◆ Exercise: What is needed is an exact copy of the lines from the one containing "A V-shaped channel" through the final line of the material below.

◆ Data:
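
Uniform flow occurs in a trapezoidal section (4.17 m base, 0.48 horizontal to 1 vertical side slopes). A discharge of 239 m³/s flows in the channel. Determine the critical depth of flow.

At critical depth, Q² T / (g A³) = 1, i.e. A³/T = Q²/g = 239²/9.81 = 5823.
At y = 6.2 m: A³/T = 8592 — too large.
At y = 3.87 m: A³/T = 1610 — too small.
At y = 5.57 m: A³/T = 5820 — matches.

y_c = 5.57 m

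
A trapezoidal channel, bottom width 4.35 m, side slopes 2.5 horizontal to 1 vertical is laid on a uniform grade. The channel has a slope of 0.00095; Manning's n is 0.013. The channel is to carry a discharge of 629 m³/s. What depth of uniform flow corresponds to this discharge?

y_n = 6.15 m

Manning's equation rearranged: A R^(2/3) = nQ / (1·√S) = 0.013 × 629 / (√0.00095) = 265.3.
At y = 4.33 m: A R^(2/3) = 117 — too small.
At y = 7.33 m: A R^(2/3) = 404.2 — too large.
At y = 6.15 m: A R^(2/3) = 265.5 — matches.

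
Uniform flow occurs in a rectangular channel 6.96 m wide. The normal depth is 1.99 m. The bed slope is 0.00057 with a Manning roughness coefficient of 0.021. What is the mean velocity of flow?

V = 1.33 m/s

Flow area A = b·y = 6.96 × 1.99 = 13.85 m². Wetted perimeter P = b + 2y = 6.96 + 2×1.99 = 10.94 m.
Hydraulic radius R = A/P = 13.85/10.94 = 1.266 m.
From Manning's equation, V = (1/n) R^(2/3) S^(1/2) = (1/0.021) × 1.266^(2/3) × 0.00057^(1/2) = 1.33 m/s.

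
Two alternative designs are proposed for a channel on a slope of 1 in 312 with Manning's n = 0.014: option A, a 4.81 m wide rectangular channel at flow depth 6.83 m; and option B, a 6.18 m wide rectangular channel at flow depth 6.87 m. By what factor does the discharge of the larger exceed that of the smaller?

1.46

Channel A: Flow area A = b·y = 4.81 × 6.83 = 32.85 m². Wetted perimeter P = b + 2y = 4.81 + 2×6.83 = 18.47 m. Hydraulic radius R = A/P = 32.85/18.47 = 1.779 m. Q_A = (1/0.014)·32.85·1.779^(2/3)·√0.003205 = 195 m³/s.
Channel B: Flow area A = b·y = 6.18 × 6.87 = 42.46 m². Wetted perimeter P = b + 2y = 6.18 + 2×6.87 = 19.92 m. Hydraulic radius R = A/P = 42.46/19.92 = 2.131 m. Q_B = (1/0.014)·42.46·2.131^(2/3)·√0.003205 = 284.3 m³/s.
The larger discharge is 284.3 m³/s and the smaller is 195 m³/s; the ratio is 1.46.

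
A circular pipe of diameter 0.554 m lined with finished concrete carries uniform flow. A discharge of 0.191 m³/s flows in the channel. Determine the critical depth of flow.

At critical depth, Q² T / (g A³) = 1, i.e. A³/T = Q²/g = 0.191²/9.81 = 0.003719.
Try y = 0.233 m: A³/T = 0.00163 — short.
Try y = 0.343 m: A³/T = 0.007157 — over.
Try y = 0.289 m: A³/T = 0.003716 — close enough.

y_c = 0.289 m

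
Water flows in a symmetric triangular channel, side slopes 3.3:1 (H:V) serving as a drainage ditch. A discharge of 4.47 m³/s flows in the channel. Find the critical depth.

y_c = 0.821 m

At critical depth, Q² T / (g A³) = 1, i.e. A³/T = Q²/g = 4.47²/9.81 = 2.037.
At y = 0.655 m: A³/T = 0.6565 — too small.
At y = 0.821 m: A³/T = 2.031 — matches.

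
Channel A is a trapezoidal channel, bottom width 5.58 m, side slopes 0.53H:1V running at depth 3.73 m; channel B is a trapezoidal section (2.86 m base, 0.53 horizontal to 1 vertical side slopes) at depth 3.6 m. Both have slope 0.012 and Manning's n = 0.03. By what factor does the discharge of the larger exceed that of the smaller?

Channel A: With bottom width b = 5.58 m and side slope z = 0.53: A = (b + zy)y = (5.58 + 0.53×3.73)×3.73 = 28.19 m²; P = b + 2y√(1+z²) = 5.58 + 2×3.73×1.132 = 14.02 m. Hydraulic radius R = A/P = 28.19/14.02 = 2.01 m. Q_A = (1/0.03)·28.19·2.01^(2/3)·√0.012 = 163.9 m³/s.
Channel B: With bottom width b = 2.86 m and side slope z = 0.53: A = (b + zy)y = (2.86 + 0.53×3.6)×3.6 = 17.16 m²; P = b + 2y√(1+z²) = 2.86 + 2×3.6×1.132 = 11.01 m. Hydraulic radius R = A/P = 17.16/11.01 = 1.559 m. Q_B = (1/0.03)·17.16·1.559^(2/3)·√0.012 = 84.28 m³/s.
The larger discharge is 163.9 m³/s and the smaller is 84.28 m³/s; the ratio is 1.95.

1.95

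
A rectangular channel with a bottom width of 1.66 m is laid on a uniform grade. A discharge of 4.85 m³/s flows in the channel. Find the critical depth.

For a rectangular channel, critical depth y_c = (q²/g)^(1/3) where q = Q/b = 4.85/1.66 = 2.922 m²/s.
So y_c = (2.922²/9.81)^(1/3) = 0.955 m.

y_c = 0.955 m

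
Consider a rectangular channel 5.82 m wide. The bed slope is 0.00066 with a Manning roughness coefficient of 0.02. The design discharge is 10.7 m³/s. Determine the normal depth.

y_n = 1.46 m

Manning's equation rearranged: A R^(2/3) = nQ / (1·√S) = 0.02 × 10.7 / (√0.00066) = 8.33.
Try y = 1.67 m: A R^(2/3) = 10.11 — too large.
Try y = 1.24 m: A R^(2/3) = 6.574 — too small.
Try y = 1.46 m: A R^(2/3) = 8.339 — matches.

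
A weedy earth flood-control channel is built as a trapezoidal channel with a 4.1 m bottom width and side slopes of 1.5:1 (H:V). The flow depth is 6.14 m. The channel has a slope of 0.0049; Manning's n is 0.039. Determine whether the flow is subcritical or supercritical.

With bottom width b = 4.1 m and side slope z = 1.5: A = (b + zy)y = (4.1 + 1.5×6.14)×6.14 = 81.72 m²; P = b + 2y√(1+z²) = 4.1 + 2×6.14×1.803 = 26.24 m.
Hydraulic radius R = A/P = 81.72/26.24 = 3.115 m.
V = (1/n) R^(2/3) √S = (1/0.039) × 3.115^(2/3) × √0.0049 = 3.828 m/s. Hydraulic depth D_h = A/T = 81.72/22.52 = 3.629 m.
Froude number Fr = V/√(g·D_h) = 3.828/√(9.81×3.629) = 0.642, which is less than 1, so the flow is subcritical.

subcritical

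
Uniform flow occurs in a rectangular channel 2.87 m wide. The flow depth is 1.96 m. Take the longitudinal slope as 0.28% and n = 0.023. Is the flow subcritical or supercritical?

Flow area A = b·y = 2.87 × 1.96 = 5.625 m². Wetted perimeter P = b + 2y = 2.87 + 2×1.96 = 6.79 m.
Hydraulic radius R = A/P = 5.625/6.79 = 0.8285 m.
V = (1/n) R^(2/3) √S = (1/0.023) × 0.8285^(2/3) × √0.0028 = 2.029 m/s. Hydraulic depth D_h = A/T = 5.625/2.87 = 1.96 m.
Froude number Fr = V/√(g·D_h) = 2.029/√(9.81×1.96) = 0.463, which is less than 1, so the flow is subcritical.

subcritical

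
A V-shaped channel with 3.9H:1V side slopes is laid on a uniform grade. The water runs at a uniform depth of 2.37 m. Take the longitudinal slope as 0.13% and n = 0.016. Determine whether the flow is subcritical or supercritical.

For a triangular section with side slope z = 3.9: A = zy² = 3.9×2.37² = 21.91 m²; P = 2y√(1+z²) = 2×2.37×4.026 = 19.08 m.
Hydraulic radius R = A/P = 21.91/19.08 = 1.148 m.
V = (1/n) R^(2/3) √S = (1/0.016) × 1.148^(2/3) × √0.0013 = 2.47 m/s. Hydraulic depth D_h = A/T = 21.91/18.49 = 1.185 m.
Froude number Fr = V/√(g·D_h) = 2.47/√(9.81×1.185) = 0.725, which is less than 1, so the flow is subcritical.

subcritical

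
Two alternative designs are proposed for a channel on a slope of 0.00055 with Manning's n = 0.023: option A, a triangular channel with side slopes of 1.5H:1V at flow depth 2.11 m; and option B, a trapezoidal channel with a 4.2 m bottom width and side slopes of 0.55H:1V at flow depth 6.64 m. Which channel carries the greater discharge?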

◆ Solution for this problem:
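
A V-shaped channel with 3.9H:1V side slopes is laid on a uniform grade. The water runs at a uniform depth of 2.37 m. Take the longitudinal slope as 0.13% and n = 0.016. Determine whether the flow is subcritical or supercritical.

For a triangular section with side slope z = 3.9: A = zy² = 3.9×2.37² = 21.91 m²; P = 2y√(1+z²) = 2×2.37×4.026 = 19.08 m.
Hydraulic radius R = A/P = 21.91/19.08 = 1.148 m.
V = (1/n) R^(2/3) √S = (1/0.016) × 1.148^(2/3) × √0.0013 = 2.47 m/s. Hydraulic depth D_h = A/T = 21.91/18.49 = 1.185 m.
Froude number Fr = V/√(g·D_h) = 2.47/√(9.81×1.185) = 0.725, which is less than 1, so the flow is subcritical.

subcritical

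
Two alternative designs are proposed for a channel on a slope of 0.00055 with Manning's n = 0.023: option A, a triangular channel with side slopes of 1.5H:1V at flow depth 2.11 m; and option B, a trapezoidal channel with a 4.2 m bottom width and side slopes of 0.55H:1V at flow depth 6.64 m. Which channel carries the greater discharge?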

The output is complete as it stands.